→ SUPPLIED RECORDS:
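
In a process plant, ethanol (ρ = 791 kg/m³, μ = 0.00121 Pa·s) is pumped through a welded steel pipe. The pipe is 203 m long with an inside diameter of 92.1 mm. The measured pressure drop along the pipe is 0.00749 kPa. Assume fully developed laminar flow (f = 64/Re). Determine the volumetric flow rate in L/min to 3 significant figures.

For laminar flow, f = 64/Re with Re = ρVD/μ, so Darcy-Weisbach reduces to ΔP = 32μLV/D². Solving for V: V = ΔP·D²/(32μL) = 7.49·(0.0921)²/(32·0.00121·203) = 0.008083 m/s.
Check: Re = ρVD/μ = 791·0.008083·0.0921/0.00121 = 486.7 < 2300, so the laminar assumption holds.
Q = V·A = 0.008083·(π/4·0.0921²) = 5.385e-05 m³/s = 3.23 L/min.

Q ≈ 3.23 L/min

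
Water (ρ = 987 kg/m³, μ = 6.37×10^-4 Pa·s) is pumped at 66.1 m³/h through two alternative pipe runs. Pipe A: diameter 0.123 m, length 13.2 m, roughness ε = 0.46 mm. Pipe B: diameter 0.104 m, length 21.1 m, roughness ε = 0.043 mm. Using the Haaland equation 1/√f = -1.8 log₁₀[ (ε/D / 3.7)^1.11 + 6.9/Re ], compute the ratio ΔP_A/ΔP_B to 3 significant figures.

Pipe A: V = Q/A = 0.01836/0.01188 = 1.545 m/s; Re = 2.945e+05; ε/D = 0.00374; Haaland → f = 0.02828; ΔP_A = f(L/D)(ρV²/2) = 3576 Pa.
Pipe B: V = Q/A = 0.01836/0.008495 = 2.161 m/s; Re = 3.483e+05; ε/D = 0.000413; Haaland → f = 0.01737; ΔP_B = f(L/D)(ρV²/2) = 8124 Pa.
ΔP_A/ΔP_B = 3576/8124 = 0.440.

ΔP_A/ΔP_B ≈ 0.440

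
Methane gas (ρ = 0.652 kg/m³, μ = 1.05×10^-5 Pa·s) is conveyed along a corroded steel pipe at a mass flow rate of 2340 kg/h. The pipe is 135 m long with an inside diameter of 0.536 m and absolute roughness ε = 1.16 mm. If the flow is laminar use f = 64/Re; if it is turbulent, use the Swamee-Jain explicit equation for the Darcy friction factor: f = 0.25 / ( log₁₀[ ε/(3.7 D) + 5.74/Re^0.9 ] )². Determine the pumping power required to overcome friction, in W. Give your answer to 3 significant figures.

P ≈ 40.3 W

ṁ = 2340 kg/h = 2340/3600 = 0.65 kg/s.
A = πD²/4 = π(0.536)²/4 = 0.2256 m²; mean velocity V = ṁ/(ρA) = 0.65/(0.652 · 0.2256) = 4.418 m/s.
Reynolds number Re = ρVD/μ = 0.652 · 4.418 · 0.536 / 1.05e-05 = 1.471e+05.
Re > 4000 → turbulent. Relative roughness ε/D = 0.00116/0.536 = 0.00216. Swamee-Jain: f = 0.25/(log₁₀[0.00216/3.7 + 5.74/1.471e+05^0.9])² = 0.25/(log₁₀[0.000585 + 0.000128])² = 0.25/(-3.147)² = 0.02525.
Darcy-Weisbach: ΔP = f(L/D)(ρV²/2) = 0.02525·(135/0.536)·(0.652·4.418²/2) = 0.02525·251.9·6.364 = 40.47 Pa.
Q = ṁ/ρ = 0.65/0.652 = 0.9969 m³/s.
Pumping power P = QΔP = 0.9969·40.47 = 40.34 W = 40.3 W.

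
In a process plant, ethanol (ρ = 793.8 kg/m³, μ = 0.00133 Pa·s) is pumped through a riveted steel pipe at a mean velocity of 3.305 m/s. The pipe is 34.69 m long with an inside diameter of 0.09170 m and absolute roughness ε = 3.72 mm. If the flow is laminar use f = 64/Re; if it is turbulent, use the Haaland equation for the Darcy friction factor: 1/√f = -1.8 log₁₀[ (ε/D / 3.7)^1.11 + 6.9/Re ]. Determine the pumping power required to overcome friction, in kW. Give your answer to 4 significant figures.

Reynolds number Re = ρVD/μ = 793.8 · 3.305 · 0.0917 / 0.00133 = 1.809e+05.
Re > 4000 → turbulent. Relative roughness ε/D = 0.00372/0.0917 = 0.0406. Haaland: 1/√f = -1.8 log₁₀[(0.0406/3.7)^1.11 + 6.9/1.809e+05] = -1.8 log₁₀[0.00667 + 3.81e-05] = 3.912, so f = 0.06535.
Darcy-Weisbach: ΔP = f(L/D)(ρV²/2) = 0.06535·(34.69/0.0917)·(793.8·3.305²/2) = 0.06535·378.3·4335 = 1.072e+05 Pa.
Q = V·A = 3.305·0.006604 = 0.02183 m³/s.
Pumping power P = QΔP = 0.02183·1.072e+05 = 2339.5 W = 2.340 kW.

P ≈ 2.340 kW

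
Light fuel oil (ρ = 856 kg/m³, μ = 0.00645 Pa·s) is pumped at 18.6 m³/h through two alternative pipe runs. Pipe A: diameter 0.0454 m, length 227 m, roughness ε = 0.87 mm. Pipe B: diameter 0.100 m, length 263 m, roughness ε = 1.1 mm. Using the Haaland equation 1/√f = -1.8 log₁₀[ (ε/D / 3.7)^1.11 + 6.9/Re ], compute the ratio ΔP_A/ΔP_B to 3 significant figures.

ΔP_A/ΔP_B ≈ 50.0

Pipe A: V = Q/A = 0.005167/0.001619 = 3.192 m/s; Re = 1.923e+04; ε/D = 0.0192; Haaland → f = 0.04992; ΔP_A = f(L/D)(ρV²/2) = 1.088e+06 Pa.
Pipe B: V = Q/A = 0.005167/0.007854 = 0.6578 m/s; Re = 8730; ε/D = 0.011; Haaland → f = 0.04471; ΔP_B = f(L/D)(ρV²/2) = 2.178e+04 Pa.
ΔP_A/ΔP_B = 1.088e+06/2.178e+04 = 50.0.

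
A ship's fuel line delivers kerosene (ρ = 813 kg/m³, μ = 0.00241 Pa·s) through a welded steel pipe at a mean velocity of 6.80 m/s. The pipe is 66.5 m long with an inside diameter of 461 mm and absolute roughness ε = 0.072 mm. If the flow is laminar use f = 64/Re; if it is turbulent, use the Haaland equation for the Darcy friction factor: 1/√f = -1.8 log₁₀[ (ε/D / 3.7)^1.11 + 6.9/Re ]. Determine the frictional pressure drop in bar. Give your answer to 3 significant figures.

Reynolds number Re = ρVD/μ = 813 · 6.8 · 0.461 / 0.00241 = 1.058e+06.
Re > 4000 → turbulent. Relative roughness ε/D = 7.2e-05/0.461 = 0.000156. Haaland: 1/√f = -1.8 log₁₀[(0.000156/3.7)^1.11 + 6.9/1.058e+06] = -1.8 log₁₀[1.39e-05 + 6.52e-06] = 8.44, so f = 0.01404.
Darcy-Weisbach: ΔP = f(L/D)(ρV²/2) = 0.01404·(66.5/0.461)·(813·6.8²/2) = 0.01404·144.3·1.88e+04 = 3.806e+04 Pa.
ΔP = 3.806e+04 Pa = 0.381 bar.

ΔP ≈ 0.381 bar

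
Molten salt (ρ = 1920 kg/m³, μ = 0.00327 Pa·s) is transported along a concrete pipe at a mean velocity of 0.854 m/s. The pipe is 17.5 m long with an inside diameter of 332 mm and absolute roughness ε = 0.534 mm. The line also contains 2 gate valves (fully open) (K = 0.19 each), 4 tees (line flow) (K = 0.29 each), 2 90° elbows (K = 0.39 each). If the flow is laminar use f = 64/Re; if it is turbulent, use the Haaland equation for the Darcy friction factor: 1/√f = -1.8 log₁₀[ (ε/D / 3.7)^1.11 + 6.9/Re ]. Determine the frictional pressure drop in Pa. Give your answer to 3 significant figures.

Reynolds number Re = ρVD/μ = 1920 · 0.854 · 0.332 / 0.00327 = 1.665e+05.
Re > 4000 → turbulent. Relative roughness ε/D = 0.000534/0.332 = 0.00161. Haaland: 1/√f = -1.8 log₁₀[(0.00161/3.7)^1.11 + 6.9/1.665e+05] = -1.8 log₁₀[0.000186 + 4.14e-05] = 6.559, so f = 0.02324.
Total minor-loss coefficient ΣK = 2·0.19 + 4·0.29 + 2·0.39 = 2.32.
ΔP = [f·L/D + ΣK]·(ρV²/2) = [0.02324·17.5/0.332 + 2.32]·(1920·0.854²/2) = [1.225 + 2.32]·700.1 = 2482 Pa.

ΔP ≈ 2480 Pa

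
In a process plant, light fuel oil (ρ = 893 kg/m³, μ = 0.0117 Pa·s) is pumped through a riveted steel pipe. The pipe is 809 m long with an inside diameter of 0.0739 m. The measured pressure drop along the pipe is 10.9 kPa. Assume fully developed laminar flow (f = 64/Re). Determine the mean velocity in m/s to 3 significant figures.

V ≈ 0.197 m/s

For laminar flow, f = 64/Re with Re = ρVD/μ, so Darcy-Weisbach reduces to ΔP = 32μLV/D². Solving for V: V = ΔP·D²/(32μL) = 1.09e+04·(0.0739)²/(32·0.0117·809) = 0.1965 m/s.
Check: Re = ρVD/μ = 893·0.1965·0.0739/0.0117 = 1109 < 2300, so the laminar assumption holds.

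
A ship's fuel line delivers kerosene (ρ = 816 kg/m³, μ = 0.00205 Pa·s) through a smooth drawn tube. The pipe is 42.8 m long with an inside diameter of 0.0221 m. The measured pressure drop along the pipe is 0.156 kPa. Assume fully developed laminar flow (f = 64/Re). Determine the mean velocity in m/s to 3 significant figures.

V ≈ 0.0271 m/s

For laminar flow, f = 64/Re with Re = ρVD/μ, so Darcy-Weisbach reduces to ΔP = 32μLV/D². Solving for V: V = ΔP·D²/(32μL) = 156·(0.0221)²/(32·0.00205·42.8) = 0.02714 m/s.
Check: Re = ρVD/μ = 816·0.02714·0.0221/0.00205 = 238.7 < 2300, so the laminar assumption holds.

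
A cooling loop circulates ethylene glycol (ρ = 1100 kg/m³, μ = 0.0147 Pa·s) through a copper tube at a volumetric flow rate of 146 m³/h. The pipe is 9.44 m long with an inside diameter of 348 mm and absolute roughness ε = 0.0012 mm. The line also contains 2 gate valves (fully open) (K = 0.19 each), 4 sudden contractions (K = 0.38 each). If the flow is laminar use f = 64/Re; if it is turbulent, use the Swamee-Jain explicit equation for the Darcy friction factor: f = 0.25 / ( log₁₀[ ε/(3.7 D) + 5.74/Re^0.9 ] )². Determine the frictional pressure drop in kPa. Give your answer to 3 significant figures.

Q = 146 m³/h = 146/3600 = 0.04056 m³/s.
Cross-sectional area A = πD²/4 = π(0.348)²/4 = 0.09511 m²; mean velocity V = Q/A = 0.04056/0.09511 = 0.4264 m/s.
Reynolds number Re = ρVD/μ = 1100 · 0.4264 · 0.348 / 0.0147 = 1.11e+04.
Re > 4000 → turbulent. Relative roughness ε/D = 1.2e-06/0.348 = 3.45e-06. Swamee-Jain: f = 0.25/(log₁₀[3.45e-06/3.7 + 5.74/1.11e+04^0.9])² = 0.25/(log₁₀[9.32e-07 + 0.00131])² = 0.25/(-2.882)² = 0.03011.
Total minor-loss coefficient ΣK = 2·0.19 + 4·0.38 = 1.9.
ΔP = [f·L/D + ΣK]·(ρV²/2) = [0.03011·9.44/0.348 + 1.9]·(1100·0.4264²/2) = [0.8167 + 1.9]·99.99 = 271.6 Pa.
ΔP = 271.6 Pa = 0.272 kPa.

ΔP ≈ 0.272 kPa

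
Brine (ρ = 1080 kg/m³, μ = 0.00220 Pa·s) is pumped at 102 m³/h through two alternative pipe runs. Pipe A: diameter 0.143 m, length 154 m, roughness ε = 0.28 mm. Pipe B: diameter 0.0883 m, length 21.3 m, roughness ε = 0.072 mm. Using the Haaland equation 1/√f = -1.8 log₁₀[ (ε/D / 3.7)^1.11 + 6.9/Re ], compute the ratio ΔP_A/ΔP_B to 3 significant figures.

Pipe A: V = Q/A = 0.02833/0.01606 = 1.764 m/s; Re = 1.238e+05; ε/D = 0.00196; Haaland → f = 0.02459; ΔP_A = f(L/D)(ρV²/2) = 4.45e+04 Pa.
Pipe B: V = Q/A = 0.02833/0.006124 = 4.627 m/s; Re = 2.006e+05; ε/D = 0.000815; Haaland → f = 0.02014; ΔP_B = f(L/D)(ρV²/2) = 5.616e+04 Pa.
ΔP_A/ΔP_B = 4.45e+04/5.616e+04 = 0.792.

ΔP_A/ΔP_B ≈ 0.792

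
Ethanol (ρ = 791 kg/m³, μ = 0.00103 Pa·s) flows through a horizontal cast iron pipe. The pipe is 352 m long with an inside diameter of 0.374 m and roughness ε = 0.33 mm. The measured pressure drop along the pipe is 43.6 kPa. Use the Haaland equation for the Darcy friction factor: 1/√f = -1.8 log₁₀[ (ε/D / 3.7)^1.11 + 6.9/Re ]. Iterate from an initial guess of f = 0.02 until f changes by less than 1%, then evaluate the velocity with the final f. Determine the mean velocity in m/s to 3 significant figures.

V ≈ 2.45 m/s

Rearranging Darcy-Weisbach: V = √(2·ΔP·D/(f·L·ρ)). With ε/D = 0.00033/0.374 = 0.000882, iterate starting from f = 0.02:
  f = 0.02 → V = √(2·4.36e+04·0.374/(0.02·352·791)) = 2.42 m/s; Re = ρVD/μ = 6.951e+05; f → 0.0195
  f = 0.0195 → V = 2.451 m/s; Re = 7.039e+05; f → 0.0195
Converged (Δf/f < 1%). With the final f = 0.0195: V = √(2·4.36e+04·0.374/(0.0195·352·791)) = 2.451 m/s.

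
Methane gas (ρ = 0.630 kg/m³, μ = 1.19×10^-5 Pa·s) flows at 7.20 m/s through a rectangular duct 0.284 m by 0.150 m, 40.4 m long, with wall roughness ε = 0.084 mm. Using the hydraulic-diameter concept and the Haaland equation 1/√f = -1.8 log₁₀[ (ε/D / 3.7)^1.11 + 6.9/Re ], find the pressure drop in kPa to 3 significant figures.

ΔP ≈ 0.0693 kPa

Hydraulic diameter D_h = 4A/P = 4·(0.284·0.15)/(2·(0.284+0.15)) = 0.1704/0.868 = 0.1963 m.
Re = ρVD_h/μ = 0.63·7.2·0.1963/1.19e-05 = 7.483e+04.
ε/D_h = 8.4e-05/0.1963 = 0.000428; Haaland gives 1/√f = -1.8 log₁₀[4.27e-05+9.22e-05] = 6.966, so f = 0.02061.
ΔP = f(L/D_h)(ρV²/2) = 0.02061·40.4/0.1963·16.33 = 69.25 Pa.
ΔP = 0.0693 kPa.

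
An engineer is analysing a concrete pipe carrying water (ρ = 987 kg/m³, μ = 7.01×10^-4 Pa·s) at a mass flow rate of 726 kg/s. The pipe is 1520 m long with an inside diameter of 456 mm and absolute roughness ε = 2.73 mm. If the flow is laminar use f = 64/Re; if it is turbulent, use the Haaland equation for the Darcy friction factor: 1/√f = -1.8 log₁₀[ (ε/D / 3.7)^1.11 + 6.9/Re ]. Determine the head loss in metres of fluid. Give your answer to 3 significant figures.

h_f ≈ 111 m

A = πD²/4 = π(0.456)²/4 = 0.1633 m²; mean velocity V = ṁ/(ρA) = 726/(987 · 0.1633) = 4.504 m/s.
Reynolds number Re = ρVD/μ = 987 · 4.504 · 0.456 / 0.000701 = 2.892e+06.
Re > 4000 → turbulent. Relative roughness ε/D = 0.00273/0.456 = 0.00599. Haaland: 1/√f = -1.8 log₁₀[(0.00599/3.7)^1.11 + 6.9/2.892e+06] = -1.8 log₁₀[0.000798 + 2.39e-06] = 5.574, so f = 0.03218.
Darcy-Weisbach: ΔP = f(L/D)(ρV²/2) = 0.03218·(1520/0.456)·(987·4.504²/2) = 0.03218·3333·1.001e+04 = 1.074e+06 Pa.
Head loss h_f = ΔP/(ρg) = 1.074e+06/(987·9.81) = 111 m.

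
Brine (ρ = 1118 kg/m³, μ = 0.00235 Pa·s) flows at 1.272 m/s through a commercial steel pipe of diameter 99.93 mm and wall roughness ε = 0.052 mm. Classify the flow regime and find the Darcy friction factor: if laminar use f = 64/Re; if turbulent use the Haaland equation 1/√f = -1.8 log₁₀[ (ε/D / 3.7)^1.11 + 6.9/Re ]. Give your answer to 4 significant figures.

Re = ρVD/μ = 1118·1.272·0.09993/0.00235 = 6.047e+04.
Re > 4000 → turbulent. ε/D = 5.2e-05/0.09993 = 0.00052; Haaland: 1/√f = -1.8 log₁₀[5.3e-05 + 0.000114] = 6.799, so f = 0.02164.

f ≈ 0.02164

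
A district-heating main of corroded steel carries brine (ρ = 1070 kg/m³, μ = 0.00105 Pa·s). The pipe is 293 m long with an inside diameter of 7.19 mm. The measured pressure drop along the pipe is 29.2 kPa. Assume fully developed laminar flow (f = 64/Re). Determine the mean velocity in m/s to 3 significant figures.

For laminar flow, f = 64/Re with Re = ρVD/μ, so Darcy-Weisbach reduces to ΔP = 32μLV/D². Solving for V: V = ΔP·D²/(32μL) = 2.92e+04·(0.00719)²/(32·0.00105·293) = 0.1533 m/s.
Check: Re = ρVD/μ = 1070·0.1533·0.00719/0.00105 = 1123 < 2300, so the laminar assumption holds.

V ≈ 0.153 m/s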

→ EXERCISE: Look for the line that contains "A district-heating main" in the entries above. Set it down, along with all later lines, exactly as written.

→ RESPONSE:
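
A district-heating main of corroded steel carries brine (ρ = 1070 kg/m³, μ = 0.00105 Pa·s). The pipe is 293 m long with an inside diameter of 7.19 mm. The measured pressure drop along the pipe is 29.2 kPa. Assume fully developed laminar flow (f = 64/Re). Determine the mean velocity in m/s to 3 significant figures.

For laminar flow, f = 64/Re with Re = ρVD/μ, so Darcy-Weisbach reduces to ΔP = 32μLV/D². Solving for V: V = ΔP·D²/(32μL) = 2.92e+04·(0.00719)²/(32·0.00105·293) = 0.1533 m/s.
Check: Re = ρVD/μ = 1070·0.1533·0.00719/0.00105 = 1123 < 2300, so the laminar assumption holds.

V ≈ 0.153 m/s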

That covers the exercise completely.